Transcribe the data below exactly, but only from the line containing "T: R(17), U(16), X(8)" through its final line, both included.

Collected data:
-- -- --
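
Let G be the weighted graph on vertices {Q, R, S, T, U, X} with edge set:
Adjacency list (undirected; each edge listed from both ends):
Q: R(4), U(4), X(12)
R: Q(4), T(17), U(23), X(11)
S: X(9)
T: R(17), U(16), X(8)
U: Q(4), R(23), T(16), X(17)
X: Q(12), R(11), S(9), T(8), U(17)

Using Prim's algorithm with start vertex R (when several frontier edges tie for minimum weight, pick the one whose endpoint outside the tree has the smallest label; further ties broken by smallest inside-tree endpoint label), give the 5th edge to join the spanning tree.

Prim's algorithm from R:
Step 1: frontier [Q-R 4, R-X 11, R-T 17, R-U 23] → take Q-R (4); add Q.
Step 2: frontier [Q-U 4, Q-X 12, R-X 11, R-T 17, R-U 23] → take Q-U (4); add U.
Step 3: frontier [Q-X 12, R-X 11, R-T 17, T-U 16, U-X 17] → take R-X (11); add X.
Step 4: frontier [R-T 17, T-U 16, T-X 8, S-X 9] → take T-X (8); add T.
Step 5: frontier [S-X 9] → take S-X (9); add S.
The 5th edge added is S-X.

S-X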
-- -- --
| RESULT FOR THIS EXERCISE |
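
T: R(17), U(16), X(8)
U: Q(4), R(23), T(16), X(17)
X: Q(12), R(11), S(9), T(8), U(17)

Using Prim's algorithm with start vertex R (when several frontier edges tie for minimum weight, pick the one whose endpoint outside the tree has the smallest label; further ties broken by smallest inside-tree endpoint label), give the 5th edge to join the spanning tree.

Prim's algorithm from R:
Step 1: frontier [Q-R 4, R-X 11, R-T 17, R-U 23] → take Q-R (4); add Q.
Step 2: frontier [Q-U 4, Q-X 12, R-X 11, R-T 17, R-U 23] → take Q-U (4); add U.
Step 3: frontier [Q-X 12, R-X 11, R-T 17, T-U 16, U-X 17] → take R-X (11); add X.
Step 4: frontier [R-T 17, T-U 16, T-X 8, S-X 9] → take T-X (8); add T.
Step 5: frontier [S-X 9] → take S-X (9); add S.
The 5th edge added is S-X.

S-X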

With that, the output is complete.